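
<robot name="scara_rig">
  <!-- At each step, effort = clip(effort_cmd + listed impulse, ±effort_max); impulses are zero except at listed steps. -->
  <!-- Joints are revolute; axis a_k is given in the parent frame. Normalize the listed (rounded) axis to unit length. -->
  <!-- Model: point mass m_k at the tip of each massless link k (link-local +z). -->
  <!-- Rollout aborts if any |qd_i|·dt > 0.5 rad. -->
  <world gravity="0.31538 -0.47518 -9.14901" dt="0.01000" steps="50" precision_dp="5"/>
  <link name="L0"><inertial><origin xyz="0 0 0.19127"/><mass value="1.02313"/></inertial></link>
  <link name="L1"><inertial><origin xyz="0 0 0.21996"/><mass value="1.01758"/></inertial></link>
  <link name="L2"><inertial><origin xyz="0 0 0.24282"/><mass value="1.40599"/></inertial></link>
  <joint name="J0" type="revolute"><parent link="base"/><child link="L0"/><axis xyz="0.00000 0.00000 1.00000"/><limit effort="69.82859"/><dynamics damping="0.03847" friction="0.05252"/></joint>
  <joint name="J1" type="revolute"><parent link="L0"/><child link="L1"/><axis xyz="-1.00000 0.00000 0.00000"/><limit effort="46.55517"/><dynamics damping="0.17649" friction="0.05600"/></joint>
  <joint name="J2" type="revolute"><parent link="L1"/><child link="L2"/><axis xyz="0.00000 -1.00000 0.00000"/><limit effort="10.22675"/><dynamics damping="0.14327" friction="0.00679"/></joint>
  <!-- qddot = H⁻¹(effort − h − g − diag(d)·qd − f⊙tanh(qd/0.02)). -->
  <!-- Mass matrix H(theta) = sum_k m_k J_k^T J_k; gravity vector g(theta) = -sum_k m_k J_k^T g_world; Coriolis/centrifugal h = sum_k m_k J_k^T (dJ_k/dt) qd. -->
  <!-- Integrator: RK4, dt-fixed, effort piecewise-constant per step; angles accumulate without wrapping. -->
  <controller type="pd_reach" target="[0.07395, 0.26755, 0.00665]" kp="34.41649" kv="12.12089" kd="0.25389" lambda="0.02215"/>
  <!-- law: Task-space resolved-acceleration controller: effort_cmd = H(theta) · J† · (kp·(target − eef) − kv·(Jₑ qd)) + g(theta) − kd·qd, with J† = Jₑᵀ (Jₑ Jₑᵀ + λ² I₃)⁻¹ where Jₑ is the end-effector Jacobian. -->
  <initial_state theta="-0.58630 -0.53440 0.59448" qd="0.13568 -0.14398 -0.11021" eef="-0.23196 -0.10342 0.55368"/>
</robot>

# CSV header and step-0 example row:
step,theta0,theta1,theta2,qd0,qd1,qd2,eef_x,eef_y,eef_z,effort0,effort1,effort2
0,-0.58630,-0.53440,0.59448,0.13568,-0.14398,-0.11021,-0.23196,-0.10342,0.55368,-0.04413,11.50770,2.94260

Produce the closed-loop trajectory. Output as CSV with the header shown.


step,theta0,theta1,theta2,qd0,qd1,qd2,eef_x,eef_y,eef_z,effort0,effort1,effort2
1,-0.57201,-0.53155,0.60739,2.67866,0.70966,2.63573,-0.23158,-0.10370,0.55276,-0.67058,10.54730,1.75539
2,-0.53774,-0.52134,0.64164,4.15616,1.33870,4.17676,-0.23055,-0.10286,0.55069,-1.11590,9.84837,1.01942
3,-0.49193,-0.50542,0.68746,5.00499,1.85652,4.96950,-0.22904,-0.10118,0.54793,-1.43051,9.30893,0.54585
4,-0.43943,-0.48460,0.73895,5.50386,2.31986,5.32215,-0.22717,-0.09883,0.54473,-1.64901,8.87715,0.21619
5,-0.38290,-0.45925,0.79265,5.81948,2.76196,5.41916,-0.22507,-0.09592,0.54123,-1.79941,8.52997,-0.03712
6,-0.32366,-0.42948,0.84654,6.04942,3.20525,5.36314,-0.22286,-0.09251,0.53753,-1.90494,8.26224,-0.25003
7,-0.26226,-0.39519,0.89937,6.25223,3.66722,5.20755,-0.22064,-0.08866,0.53369,-1.98490,8.08257,-0.44020
8,-0.19877,-0.35611,0.95028,6.46609,4.16385,4.97673,-0.21853,-0.08442,0.52976,-2.05603,8.01382,-0.61481
9,-0.13295,-0.31181,0.99856,6.72019,4.71210,4.67666,-0.21663,-0.07981,0.52577,-2.13413,8.09704,-0.77457
10,-0.06423,-0.26166,1.04348,7.04186,5.33231,4.29921,-0.21508,-0.07486,0.52177,-2.23561,8.39443,-0.91518
11,0.00820,-0.20482,1.08417,7.45996,6.04947,3.82110,-0.21407,-0.06959,0.51781,-2.37717,8.95719,-1.02657
12,0.08544,-0.14019,1.11942,7.99329,6.88487,3.19728,-0.21382,-0.06401,0.51395,-2.55941,9.51385,-1.08925
13,0.16822,-0.06683,1.14740,8.54672,7.78034,2.35669,-0.21468,-0.05811,0.51028,-2.65181,7.45426,-1.07096
14,0.25265,0.01292,1.16580,8.30673,8.14545,1.32151,-0.21711,-0.05184,0.50688,-2.15713,-4.17627,-0.98204
15,0.31913,0.08486,1.17571,5.04913,6.26720,0.80106,-0.22113,-0.04509,0.50356,-1.04112,-13.67378,-1.02673
16,0.34570,0.13149,1.18571,0.40514,3.12943,1.31952,-0.22555,-0.03787,0.49976,0.00531,-13.98232,-1.30641
17,0.33195,0.14977,1.20277,-3.05876,0.56890,2.11454,-0.22914,-0.03048,0.49515,0.66803,-12.22073,-1.62542
18,0.28967,0.14590,1.22698,-5.35506,-1.33208,2.70868,-0.23162,-0.02325,0.48987,1.06748,-10.58545,-1.86227
19,0.22832,0.12520,1.25574,-6.89937,-2.81472,3.01433,-0.23322,-0.01635,0.48416,1.31223,-9.19680,-1.99423
20,0.15415,0.09110,1.28623,-7.92595,-4.01383,3.05437,-0.23432,-0.00988,0.47820,1.42691,-7.44504,-2.02820
21,0.07234,0.04664,1.31601,-8.42827,-4.88423,2.87975,-0.23531,-0.00391,0.47212,1.33541,-3.65342,-1.97954
22,-0.00994,-0.00298,1.34342,-8.02844,-5.04278,2.60539,-0.23657,0.00153,0.46597,0.89101,3.47042,-1.88949
23,-0.08108,-0.04771,1.36867,-6.23784,-3.92142,2.48499,-0.23813,0.00649,0.45967,0.14472,9.55579,-1.84517
24,-0.13029,-0.07657,1.39424,-3.67204,-1.87726,2.66372,-0.23963,0.01114,0.45311,-0.60639,11.25585,-1.90098
25,-0.15532,-0.08484,1.42232,-1.39642,0.20093,2.95671,-0.24061,0.01573,0.44623,-1.15546,10.52075,-2.01864
26,-0.16099,-0.07418,1.45299,0.21877,1.92145,3.16236,-0.24097,0.02047,0.43909,-1.46676,8.80470,-2.14013
27,-0.15393,-0.04858,1.48497,1.17161,3.19813,3.21476,-0.24086,0.02554,0.43176,-1.54718,6.06561,-2.23412
28,-0.14073,-0.01303,1.51681,1.46147,3.91530,3.14483,-0.24050,0.03100,0.42431,-1.41033,1.86238,-2.29566
29,-0.12856,0.02570,1.54774,0.98220,3.83990,3.04801,-0.24001,0.03687,0.41675,-1.07863,-2.72946,-2.34062
30,-0.12451,0.05966,1.57807,-0.13656,2.97000,3.03125,-0.23932,0.04306,0.40908,-0.66684,-5.46261,-2.39082
31,-0.13243,0.08310,1.60870,-1.41477,1.73440,3.10570,-0.23821,0.04938,0.40130,-0.30932,-6.07162,-2.44933
32,-0.15222,0.09433,1.64026,-2.51503,0.52237,3.20939,-0.23653,0.05564,0.39347,-0.03968,-5.56283,-2.50478
33,-0.18149,0.09447,1.67277,-3.31649,-0.48301,3.28861,-0.23427,0.06171,0.38564,0.13780,-4.62514,-2.54758
34,-0.21724,0.08588,1.70585,-3.82383,-1.23327,3.32430,-0.23149,0.06755,0.37785,0.23394,-3.52708,-2.57557
35,-0.25684,0.07100,1.73910,-4.08959,-1.74447,3.32124,-0.22831,0.07311,0.37010,0.26463,-2.33803,-2.59173
36,-0.29804,0.05218,1.77217,-4.15081,-2.02067,3.29191,-0.22480,0.07841,0.36243,0.24109,-1.11381,-2.60060
37,-0.33901,0.03174,1.80488,-4.04515,-2.07101,3.25058,-0.22103,0.08345,0.35483,0.17774,0.02752,-2.60710
38,-0.37830,0.01179,1.83717,-3.82011,-1.92374,3.20862,-0.21701,0.08823,0.34730,0.09406,0.92507,-2.61528
39,-0.41504,-0.00597,1.86907,-3.53465,-1.63436,3.17153,-0.21275,0.09278,0.33987,0.01123,1.47007,-2.62733
40,-0.44890,-0.02049,1.90061,-3.24731,-1.27425,3.13871,-0.20823,0.09709,0.33256,-0.05388,1.66570,-2.64339
41,-0.48010,-0.03139,1.93184,-3.00116,-0.90885,3.10611,-0.20343,0.10119,0.32539,-0.09231,1.59747,-2.66205
42,-0.50916,-0.03883,1.96272,-2.81776,-0.58316,3.06935,-0.19835,0.10507,0.31839,-0.10265,1.37140,-2.68136
43,-0.53673,-0.04334,1.99319,-2.70065,-0.32013,3.02545,-0.19300,0.10876,0.31157,-0.08846,1.07556,-2.69948
44,-0.56342,-0.04556,2.02319,-2.64232,-0.12587,2.97313,-0.18741,0.11226,0.30497,-0.05556,0.76974,-2.71502
45,-0.58977,-0.04617,2.05262,-2.63145,0.00156,2.91226,-0.18158,0.11555,0.29859,-0.00995,0.48924,-2.72707
46,-0.61622,-0.04587,2.08141,-2.66135,0.05645,2.84326,-0.17557,0.11865,0.29245,0.04434,0.25377,-2.73504
47,-0.64308,-0.04525,2.10946,-2.71064,0.06664,2.76726,-0.16939,0.12154,0.28657,0.10014,0.06080,-2.73878
48,-0.67047,-0.04470,2.13673,-2.76879,0.04440,2.68517,-0.16308,0.12421,0.28094,0.15403,-0.09529,-2.73837
49,-0.69846,-0.04448,2.16315,-2.82765,0.00087,2.59790,-0.15669,0.12667,0.27558,0.20366,-0.22331,-2.73400
50,-0.72700,-0.04472,2.18868,-2.87826,-0.04653,2.50638,-0.15024,0.12890,0.27048,,,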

★ ★ ★ ★ ★

Count up the lines in the records that contain the word "gravity" and reply with that figure only.

◆ Solution for this task
2